Source data –
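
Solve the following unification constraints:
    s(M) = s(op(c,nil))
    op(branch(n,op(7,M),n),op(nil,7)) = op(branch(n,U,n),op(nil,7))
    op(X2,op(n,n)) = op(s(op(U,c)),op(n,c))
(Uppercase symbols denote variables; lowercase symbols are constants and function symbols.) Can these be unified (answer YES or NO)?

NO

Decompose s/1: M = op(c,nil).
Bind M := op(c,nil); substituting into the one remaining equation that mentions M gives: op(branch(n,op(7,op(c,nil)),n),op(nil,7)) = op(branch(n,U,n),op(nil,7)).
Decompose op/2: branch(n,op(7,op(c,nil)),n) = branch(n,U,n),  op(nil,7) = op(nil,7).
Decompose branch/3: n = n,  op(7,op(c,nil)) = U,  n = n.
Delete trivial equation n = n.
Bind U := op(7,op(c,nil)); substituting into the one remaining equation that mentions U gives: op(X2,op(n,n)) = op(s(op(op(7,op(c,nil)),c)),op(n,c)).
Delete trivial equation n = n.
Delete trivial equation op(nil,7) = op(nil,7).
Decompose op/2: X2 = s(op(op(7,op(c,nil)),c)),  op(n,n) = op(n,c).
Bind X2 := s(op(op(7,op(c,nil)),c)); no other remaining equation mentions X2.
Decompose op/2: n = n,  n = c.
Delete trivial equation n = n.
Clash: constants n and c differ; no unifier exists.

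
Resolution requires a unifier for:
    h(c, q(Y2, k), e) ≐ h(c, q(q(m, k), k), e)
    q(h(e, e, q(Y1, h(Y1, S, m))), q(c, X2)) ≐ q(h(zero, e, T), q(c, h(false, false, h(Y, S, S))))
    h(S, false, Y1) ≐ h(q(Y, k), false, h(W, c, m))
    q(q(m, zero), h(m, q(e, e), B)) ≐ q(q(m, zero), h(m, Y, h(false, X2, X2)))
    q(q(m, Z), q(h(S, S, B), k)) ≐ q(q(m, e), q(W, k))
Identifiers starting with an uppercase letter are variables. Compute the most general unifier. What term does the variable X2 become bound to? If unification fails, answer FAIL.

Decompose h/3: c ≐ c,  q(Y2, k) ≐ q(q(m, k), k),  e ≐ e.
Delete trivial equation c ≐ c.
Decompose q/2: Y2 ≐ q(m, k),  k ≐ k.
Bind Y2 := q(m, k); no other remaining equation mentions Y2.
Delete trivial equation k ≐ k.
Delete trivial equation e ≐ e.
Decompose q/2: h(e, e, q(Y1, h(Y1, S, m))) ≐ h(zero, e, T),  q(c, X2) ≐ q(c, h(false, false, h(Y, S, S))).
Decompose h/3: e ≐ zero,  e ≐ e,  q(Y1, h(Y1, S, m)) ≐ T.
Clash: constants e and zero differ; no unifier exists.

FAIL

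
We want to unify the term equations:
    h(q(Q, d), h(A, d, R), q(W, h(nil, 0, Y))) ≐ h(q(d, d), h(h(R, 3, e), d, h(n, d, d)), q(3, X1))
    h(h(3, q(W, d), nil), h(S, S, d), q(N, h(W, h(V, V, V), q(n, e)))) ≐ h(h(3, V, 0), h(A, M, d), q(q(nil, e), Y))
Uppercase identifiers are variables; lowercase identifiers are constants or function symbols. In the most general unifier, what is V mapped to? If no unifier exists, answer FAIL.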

...

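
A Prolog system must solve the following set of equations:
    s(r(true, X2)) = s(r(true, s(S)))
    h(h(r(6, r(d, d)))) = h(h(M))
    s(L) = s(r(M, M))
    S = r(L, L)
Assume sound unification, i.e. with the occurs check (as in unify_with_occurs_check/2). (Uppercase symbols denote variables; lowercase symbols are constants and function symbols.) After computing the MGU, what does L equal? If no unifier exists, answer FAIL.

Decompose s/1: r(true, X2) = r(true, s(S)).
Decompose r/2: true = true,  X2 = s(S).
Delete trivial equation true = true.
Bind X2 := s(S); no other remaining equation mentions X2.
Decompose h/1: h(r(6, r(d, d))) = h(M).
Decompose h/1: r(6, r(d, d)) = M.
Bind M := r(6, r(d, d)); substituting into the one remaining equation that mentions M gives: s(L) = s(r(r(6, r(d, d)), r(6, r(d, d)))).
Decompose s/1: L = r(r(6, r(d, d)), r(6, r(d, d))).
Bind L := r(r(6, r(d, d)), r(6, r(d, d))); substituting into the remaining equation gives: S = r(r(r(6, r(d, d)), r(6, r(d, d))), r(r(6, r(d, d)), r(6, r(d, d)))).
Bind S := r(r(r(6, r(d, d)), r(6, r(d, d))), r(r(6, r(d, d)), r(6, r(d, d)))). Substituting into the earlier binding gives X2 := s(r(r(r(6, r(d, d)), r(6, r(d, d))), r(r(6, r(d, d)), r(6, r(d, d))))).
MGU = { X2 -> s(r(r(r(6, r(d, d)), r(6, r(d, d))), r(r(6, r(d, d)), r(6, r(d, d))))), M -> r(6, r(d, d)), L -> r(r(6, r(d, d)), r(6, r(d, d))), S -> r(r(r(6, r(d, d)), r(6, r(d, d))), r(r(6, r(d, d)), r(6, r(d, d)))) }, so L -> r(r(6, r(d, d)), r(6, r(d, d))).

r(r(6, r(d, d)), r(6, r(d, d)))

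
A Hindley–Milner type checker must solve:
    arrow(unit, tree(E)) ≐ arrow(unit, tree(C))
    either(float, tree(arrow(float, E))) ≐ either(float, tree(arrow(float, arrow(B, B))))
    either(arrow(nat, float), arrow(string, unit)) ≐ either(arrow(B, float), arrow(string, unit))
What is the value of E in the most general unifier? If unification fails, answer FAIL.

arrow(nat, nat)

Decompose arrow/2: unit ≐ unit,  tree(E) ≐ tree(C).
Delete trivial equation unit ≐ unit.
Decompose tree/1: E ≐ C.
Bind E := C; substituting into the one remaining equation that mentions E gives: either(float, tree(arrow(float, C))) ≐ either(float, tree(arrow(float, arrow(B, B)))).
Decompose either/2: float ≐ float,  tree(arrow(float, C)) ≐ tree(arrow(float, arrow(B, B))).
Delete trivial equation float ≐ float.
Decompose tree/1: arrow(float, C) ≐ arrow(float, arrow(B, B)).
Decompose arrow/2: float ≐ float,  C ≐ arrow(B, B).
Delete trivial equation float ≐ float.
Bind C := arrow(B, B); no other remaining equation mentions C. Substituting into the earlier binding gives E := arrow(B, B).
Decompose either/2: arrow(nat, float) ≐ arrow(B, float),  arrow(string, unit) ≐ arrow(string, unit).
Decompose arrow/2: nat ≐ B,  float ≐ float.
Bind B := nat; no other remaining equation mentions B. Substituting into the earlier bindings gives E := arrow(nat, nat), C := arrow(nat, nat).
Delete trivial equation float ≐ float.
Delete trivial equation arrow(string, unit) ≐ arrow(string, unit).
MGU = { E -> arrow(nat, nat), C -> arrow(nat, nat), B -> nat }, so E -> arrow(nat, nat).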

...

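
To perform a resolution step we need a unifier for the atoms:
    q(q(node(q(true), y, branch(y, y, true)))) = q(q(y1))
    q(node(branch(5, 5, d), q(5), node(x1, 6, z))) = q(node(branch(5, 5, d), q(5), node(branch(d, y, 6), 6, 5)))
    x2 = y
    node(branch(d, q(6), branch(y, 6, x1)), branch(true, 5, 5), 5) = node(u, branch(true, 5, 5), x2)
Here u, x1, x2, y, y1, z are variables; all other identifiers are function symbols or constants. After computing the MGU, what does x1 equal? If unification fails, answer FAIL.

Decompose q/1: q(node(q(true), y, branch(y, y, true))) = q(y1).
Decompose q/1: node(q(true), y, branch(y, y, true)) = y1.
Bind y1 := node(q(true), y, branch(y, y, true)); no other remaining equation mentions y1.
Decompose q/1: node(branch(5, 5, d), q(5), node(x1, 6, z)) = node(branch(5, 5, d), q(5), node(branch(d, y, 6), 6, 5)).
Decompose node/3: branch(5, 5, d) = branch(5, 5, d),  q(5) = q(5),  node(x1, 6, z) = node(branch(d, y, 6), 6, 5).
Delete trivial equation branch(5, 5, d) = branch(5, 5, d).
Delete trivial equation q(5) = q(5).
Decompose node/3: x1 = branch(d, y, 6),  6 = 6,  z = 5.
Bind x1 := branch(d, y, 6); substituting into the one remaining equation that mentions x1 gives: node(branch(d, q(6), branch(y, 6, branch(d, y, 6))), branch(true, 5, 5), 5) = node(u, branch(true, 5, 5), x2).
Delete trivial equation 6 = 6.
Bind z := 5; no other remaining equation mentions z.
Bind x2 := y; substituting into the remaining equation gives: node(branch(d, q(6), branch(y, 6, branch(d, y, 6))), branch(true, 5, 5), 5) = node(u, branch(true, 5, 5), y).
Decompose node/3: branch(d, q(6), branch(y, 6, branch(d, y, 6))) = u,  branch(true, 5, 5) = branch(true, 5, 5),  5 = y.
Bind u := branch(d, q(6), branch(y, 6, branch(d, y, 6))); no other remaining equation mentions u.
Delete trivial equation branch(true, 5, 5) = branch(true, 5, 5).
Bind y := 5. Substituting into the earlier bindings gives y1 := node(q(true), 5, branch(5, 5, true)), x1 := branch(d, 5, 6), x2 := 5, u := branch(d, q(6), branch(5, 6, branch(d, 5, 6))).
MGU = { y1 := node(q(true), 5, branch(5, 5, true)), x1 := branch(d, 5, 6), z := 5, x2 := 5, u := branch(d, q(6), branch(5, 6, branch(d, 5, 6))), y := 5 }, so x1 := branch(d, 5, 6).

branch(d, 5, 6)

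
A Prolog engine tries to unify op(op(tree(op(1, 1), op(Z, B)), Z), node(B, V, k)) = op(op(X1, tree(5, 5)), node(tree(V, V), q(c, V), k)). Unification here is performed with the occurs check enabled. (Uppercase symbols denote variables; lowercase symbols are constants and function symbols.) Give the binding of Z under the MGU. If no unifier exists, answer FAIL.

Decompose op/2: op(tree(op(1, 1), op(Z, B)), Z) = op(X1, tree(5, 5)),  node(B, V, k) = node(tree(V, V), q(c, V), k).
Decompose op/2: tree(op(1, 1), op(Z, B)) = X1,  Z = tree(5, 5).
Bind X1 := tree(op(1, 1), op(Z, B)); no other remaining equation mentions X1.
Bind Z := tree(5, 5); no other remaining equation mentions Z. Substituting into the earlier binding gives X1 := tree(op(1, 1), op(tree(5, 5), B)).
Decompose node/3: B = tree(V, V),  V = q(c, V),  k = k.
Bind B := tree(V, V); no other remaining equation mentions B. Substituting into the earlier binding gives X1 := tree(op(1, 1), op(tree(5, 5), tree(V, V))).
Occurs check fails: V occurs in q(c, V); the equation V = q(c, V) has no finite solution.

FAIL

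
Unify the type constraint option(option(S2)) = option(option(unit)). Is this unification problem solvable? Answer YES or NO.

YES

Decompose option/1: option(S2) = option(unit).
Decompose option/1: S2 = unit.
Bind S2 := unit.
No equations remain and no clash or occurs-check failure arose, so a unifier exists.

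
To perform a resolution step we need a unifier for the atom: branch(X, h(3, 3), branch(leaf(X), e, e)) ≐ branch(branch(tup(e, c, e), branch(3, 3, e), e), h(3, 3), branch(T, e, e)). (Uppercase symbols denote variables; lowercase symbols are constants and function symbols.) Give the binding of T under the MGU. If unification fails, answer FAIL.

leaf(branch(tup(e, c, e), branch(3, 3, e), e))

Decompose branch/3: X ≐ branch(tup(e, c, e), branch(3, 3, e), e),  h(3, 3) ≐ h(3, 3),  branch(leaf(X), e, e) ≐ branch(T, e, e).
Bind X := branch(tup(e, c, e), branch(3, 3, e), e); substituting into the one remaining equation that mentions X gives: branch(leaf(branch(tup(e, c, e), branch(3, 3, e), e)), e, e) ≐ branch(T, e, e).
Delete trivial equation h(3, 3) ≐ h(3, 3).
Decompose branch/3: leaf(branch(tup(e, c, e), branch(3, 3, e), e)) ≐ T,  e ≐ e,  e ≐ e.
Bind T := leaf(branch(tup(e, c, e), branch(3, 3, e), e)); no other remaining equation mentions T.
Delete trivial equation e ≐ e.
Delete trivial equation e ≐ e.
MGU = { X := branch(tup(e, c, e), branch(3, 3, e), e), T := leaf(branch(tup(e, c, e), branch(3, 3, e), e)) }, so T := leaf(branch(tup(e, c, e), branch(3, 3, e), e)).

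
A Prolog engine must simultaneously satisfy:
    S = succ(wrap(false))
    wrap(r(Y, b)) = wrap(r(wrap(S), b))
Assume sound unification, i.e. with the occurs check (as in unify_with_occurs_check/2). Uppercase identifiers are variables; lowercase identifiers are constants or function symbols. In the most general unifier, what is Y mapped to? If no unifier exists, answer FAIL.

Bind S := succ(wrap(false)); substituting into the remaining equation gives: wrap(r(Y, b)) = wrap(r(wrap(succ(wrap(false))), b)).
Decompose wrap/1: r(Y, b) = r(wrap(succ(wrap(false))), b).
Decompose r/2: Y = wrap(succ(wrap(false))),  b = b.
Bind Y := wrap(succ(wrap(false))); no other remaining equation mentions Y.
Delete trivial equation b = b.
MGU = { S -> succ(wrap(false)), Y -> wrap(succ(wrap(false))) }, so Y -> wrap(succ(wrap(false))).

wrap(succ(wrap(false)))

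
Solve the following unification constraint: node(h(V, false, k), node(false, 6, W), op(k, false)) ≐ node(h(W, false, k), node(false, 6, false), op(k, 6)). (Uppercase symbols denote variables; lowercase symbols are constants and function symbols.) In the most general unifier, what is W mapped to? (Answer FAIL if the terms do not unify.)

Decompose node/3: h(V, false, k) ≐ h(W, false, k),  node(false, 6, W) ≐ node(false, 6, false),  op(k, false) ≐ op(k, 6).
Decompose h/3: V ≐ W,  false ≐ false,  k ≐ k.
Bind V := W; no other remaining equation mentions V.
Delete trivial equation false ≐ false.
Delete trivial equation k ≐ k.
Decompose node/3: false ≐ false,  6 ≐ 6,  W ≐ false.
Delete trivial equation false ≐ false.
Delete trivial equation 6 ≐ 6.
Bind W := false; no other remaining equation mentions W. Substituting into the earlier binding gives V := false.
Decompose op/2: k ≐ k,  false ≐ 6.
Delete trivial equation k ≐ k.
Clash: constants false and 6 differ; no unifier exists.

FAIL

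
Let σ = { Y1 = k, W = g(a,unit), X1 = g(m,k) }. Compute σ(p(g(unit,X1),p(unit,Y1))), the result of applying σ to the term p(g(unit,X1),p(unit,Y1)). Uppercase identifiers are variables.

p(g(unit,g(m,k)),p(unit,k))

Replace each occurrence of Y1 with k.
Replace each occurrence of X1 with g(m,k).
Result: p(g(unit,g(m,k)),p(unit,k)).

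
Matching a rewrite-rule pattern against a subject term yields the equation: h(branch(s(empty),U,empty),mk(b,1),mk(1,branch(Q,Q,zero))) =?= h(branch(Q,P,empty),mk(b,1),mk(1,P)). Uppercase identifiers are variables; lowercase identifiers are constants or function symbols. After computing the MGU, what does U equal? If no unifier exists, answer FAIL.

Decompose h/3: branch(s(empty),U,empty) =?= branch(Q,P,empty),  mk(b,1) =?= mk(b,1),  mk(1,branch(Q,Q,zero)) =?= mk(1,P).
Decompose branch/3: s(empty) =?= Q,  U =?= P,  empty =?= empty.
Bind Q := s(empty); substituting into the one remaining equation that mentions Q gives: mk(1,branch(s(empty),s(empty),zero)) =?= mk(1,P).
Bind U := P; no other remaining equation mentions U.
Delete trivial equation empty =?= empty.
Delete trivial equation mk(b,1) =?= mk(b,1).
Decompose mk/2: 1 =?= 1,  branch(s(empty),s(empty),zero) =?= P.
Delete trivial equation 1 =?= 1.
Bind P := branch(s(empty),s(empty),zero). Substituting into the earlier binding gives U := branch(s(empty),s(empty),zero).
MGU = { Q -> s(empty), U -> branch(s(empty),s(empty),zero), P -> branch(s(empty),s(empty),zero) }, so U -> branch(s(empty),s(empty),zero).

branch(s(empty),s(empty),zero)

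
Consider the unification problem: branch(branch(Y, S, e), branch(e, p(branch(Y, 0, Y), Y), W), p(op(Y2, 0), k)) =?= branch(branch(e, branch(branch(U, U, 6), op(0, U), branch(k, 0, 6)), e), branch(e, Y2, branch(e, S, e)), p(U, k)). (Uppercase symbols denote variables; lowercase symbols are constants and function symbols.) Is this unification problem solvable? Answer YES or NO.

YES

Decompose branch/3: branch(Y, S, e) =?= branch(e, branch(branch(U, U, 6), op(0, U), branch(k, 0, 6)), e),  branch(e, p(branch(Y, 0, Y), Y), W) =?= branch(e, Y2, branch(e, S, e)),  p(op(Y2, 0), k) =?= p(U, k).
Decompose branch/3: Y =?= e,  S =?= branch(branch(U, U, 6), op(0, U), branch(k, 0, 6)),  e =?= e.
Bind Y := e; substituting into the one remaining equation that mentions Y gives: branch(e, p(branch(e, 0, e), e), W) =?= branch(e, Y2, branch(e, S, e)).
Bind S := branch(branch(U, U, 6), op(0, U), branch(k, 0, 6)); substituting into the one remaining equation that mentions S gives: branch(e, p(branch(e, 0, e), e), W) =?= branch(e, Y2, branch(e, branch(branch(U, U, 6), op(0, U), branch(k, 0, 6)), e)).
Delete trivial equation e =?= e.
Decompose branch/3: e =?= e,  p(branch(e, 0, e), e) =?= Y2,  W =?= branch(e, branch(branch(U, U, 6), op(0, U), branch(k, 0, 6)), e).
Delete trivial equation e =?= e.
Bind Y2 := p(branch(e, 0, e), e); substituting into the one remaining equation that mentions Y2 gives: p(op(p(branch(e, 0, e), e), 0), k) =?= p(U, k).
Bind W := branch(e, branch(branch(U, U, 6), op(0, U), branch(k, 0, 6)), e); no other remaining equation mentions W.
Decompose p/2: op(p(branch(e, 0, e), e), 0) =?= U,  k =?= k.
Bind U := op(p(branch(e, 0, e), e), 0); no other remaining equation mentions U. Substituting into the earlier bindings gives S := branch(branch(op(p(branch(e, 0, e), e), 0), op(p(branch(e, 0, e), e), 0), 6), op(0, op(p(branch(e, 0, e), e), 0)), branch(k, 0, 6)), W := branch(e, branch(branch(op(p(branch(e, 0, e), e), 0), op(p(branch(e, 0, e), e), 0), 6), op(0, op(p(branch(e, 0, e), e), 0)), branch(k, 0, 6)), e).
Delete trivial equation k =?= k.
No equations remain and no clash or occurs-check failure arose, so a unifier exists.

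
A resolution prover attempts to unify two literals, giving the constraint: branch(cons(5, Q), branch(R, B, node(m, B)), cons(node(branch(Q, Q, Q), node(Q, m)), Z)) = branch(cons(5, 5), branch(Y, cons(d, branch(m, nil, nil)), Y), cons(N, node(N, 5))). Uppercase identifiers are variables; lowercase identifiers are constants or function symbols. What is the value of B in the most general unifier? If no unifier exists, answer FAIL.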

TASK GOAL – What you return should be exactly the lines above, starting at the one with "s(M) = s(op(c,nil))" and ending at the one with "q(q(m, Z), q(h(S, S, B), k))", and nothing else.

ANSWER AREA –
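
    s(M) = s(op(c,nil))
    op(branch(n,op(7,M),n),op(nil,7)) = op(branch(n,U,n),op(nil,7))
    op(X2,op(n,n)) = op(s(op(U,c)),op(n,c))
(Uppercase symbols denote variables; lowercase symbols are constants and function symbols.) Can these be unified (answer YES or NO)?

NO

Decompose s/1: M = op(c,nil).
Bind M := op(c,nil); substituting into the one remaining equation that mentions M gives: op(branch(n,op(7,op(c,nil)),n),op(nil,7)) = op(branch(n,U,n),op(nil,7)).
Decompose op/2: branch(n,op(7,op(c,nil)),n) = branch(n,U,n),  op(nil,7) = op(nil,7).
Decompose branch/3: n = n,  op(7,op(c,nil)) = U,  n = n.
Delete trivial equation n = n.
Bind U := op(7,op(c,nil)); substituting into the one remaining equation that mentions U gives: op(X2,op(n,n)) = op(s(op(op(7,op(c,nil)),c)),op(n,c)).
Delete trivial equation n = n.
Delete trivial equation op(nil,7) = op(nil,7).
Decompose op/2: X2 = s(op(op(7,op(c,nil)),c)),  op(n,n) = op(n,c).
Bind X2 := s(op(op(7,op(c,nil)),c)); no other remaining equation mentions X2.
Decompose op/2: n = n,  n = c.
Delete trivial equation n = n.
Clash: constants n and c differ; no unifier exists.

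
Resolution requires a unifier for:
    h(c, q(Y2, k), e) ≐ h(c, q(q(m, k), k), e)
    q(h(e, e, q(Y1, h(Y1, S, m))), q(c, X2)) ≐ q(h(zero, e, T), q(c, h(false, false, h(Y, S, S))))
    h(S, false, Y1) ≐ h(q(Y, k), false, h(W, c, m))
    q(q(m, zero), h(m, q(e, e), B)) ≐ q(q(m, zero), h(m, Y, h(false, X2, X2)))
    q(q(m, Z), q(h(S, S, B), k)) ≐ q(q(m, e), q(W, k))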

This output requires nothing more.